■ Task brief
Count how many lines of the listing contain "Work", then give that number and nothing more.

■ Exercise input
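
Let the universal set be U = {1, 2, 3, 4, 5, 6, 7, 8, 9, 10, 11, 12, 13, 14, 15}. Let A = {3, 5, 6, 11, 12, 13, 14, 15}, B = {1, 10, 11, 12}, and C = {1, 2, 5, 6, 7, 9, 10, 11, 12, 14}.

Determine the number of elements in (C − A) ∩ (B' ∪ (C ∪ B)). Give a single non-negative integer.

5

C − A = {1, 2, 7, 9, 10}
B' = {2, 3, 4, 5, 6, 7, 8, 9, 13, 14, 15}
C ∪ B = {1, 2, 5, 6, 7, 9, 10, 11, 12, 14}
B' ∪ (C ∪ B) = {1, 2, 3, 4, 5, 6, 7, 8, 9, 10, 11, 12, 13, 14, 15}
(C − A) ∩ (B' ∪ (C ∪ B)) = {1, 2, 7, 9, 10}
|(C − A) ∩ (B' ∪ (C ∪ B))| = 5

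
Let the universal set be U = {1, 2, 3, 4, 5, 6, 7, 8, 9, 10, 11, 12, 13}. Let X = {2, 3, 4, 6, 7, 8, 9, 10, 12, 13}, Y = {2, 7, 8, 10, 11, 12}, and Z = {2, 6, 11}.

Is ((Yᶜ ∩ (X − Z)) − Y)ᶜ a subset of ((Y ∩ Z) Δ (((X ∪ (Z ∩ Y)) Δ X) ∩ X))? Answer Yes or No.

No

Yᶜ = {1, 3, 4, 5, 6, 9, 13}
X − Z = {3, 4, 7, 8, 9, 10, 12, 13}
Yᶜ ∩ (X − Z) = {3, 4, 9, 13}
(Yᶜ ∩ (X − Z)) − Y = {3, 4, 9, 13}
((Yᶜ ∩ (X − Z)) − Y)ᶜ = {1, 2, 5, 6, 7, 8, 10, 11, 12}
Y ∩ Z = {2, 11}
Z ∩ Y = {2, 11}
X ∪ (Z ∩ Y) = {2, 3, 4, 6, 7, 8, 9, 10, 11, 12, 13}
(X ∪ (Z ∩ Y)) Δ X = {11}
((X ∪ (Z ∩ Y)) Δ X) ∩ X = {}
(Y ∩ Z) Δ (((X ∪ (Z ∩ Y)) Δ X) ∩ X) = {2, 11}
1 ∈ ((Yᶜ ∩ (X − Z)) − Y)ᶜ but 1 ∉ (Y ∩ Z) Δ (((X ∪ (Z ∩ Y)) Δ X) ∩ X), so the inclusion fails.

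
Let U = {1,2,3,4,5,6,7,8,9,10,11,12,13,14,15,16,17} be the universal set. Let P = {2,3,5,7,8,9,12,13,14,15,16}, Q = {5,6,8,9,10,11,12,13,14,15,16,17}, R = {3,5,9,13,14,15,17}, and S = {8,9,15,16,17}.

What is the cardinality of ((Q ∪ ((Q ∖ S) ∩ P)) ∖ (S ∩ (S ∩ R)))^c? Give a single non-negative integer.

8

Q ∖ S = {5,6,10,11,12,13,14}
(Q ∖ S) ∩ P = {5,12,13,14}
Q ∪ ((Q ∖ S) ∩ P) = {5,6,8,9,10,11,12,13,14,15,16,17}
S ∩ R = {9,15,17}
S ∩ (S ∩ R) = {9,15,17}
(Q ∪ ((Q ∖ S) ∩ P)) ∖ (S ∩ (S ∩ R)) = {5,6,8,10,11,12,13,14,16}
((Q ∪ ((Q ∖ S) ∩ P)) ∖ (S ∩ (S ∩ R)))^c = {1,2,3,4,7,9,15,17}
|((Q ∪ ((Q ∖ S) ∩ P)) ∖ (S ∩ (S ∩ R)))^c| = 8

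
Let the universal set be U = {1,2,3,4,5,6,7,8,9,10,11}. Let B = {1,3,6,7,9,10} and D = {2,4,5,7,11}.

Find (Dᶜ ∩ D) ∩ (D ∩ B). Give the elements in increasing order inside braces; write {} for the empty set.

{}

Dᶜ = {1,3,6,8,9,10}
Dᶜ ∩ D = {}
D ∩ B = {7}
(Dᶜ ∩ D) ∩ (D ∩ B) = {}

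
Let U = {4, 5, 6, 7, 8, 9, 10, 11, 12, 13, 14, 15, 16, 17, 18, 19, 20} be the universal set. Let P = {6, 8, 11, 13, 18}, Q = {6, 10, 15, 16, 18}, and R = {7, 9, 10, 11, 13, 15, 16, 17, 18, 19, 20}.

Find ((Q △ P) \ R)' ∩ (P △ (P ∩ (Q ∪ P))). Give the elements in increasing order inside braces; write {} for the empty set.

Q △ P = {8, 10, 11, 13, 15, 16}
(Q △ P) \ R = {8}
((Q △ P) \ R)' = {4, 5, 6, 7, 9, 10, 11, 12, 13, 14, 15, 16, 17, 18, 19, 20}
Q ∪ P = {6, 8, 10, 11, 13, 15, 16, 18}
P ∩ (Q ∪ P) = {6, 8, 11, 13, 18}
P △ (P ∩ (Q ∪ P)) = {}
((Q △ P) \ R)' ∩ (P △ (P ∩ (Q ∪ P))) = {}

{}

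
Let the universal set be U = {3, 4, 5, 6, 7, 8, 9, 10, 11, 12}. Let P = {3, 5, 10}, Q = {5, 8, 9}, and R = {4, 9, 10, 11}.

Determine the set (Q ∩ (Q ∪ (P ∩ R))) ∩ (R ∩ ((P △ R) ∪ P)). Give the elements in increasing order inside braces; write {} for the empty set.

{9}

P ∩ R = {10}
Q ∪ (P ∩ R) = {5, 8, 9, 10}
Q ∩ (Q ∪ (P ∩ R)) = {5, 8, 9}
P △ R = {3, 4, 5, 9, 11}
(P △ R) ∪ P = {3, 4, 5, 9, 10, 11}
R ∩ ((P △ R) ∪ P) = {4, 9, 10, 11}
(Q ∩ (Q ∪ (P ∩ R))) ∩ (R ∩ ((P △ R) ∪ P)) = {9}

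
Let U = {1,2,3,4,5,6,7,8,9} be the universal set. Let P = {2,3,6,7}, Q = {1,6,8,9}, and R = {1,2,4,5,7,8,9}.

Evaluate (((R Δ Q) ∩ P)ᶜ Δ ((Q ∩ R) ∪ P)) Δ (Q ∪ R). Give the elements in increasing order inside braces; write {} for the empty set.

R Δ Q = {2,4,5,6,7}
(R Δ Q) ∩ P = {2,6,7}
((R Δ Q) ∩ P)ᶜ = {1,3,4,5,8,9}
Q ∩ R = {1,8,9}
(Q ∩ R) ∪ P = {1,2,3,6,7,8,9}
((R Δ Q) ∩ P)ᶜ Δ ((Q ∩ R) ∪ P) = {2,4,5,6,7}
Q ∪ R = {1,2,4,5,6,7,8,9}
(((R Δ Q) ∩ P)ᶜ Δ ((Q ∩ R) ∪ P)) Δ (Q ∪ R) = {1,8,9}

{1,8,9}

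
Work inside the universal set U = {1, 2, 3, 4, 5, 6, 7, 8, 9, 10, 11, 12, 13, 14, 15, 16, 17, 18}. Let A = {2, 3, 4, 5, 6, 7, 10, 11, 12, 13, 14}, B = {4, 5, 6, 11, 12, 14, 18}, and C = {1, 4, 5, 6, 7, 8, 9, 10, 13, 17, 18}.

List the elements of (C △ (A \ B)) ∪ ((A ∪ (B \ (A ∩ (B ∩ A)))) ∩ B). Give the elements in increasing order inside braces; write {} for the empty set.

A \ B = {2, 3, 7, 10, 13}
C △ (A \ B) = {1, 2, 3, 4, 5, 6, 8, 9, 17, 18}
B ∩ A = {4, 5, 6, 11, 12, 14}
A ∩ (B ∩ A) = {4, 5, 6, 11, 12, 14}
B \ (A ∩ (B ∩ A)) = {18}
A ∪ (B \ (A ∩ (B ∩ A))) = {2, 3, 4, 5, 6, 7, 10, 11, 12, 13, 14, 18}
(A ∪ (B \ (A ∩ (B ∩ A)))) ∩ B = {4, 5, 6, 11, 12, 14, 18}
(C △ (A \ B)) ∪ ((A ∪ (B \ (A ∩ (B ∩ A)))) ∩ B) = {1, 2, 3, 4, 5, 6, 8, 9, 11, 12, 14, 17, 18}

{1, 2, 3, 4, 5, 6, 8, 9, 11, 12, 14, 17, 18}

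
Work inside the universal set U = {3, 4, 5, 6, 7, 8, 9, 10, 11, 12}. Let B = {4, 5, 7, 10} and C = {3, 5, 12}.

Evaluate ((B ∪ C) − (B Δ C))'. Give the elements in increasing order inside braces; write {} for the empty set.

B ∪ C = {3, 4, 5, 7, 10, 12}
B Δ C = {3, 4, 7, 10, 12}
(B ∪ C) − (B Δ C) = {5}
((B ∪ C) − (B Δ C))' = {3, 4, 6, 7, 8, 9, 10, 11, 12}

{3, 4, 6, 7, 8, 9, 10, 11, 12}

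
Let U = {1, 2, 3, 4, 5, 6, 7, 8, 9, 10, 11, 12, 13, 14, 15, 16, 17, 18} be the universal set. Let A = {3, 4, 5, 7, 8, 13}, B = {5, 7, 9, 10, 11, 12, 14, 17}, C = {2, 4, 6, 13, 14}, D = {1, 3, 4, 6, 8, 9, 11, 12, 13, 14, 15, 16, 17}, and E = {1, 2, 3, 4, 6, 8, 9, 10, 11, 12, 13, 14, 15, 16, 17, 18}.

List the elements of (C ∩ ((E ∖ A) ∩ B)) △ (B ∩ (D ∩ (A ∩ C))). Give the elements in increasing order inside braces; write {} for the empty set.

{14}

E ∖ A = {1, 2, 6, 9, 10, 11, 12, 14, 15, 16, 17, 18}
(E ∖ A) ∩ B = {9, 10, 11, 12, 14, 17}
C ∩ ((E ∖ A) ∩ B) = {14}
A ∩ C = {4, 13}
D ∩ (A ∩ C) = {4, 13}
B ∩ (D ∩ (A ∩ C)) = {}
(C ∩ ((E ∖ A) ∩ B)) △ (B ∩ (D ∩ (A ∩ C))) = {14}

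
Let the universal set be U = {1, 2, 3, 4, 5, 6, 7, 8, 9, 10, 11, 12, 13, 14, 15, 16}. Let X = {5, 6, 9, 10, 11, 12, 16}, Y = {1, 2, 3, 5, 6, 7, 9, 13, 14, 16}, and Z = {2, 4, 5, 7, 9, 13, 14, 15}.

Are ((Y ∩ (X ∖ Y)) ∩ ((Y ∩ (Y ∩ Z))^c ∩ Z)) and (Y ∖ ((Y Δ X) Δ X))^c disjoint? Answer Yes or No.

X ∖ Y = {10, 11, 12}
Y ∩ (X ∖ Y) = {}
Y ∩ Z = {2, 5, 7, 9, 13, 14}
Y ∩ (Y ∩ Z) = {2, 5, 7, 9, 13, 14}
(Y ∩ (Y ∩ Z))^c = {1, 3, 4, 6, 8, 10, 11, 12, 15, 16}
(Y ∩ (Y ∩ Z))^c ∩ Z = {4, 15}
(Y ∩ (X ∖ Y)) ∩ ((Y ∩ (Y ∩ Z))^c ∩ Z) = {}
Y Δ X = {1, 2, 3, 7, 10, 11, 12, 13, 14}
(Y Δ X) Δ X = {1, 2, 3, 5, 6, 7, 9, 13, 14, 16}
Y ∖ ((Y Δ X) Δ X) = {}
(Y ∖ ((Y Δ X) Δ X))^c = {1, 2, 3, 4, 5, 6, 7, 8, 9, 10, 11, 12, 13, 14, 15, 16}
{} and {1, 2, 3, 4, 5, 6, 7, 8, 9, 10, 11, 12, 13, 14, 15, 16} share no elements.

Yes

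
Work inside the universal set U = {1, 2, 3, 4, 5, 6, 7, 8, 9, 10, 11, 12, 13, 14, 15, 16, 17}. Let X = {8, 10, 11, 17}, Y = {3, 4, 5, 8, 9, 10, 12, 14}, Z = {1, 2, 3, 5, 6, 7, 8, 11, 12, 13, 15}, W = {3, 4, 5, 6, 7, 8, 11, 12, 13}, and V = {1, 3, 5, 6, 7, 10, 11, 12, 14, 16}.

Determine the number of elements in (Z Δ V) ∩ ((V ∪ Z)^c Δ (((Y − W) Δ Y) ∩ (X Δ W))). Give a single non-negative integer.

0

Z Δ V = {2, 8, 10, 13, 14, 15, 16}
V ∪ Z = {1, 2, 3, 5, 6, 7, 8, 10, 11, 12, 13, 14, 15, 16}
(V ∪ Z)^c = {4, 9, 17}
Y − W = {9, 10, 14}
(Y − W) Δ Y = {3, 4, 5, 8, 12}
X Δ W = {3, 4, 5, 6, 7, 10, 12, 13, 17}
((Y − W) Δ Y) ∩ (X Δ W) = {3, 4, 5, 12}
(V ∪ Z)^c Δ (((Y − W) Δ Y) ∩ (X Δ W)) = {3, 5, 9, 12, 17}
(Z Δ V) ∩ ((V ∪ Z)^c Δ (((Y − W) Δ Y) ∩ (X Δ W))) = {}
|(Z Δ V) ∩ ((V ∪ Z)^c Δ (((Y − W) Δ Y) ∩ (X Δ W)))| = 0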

■ Response to this task
3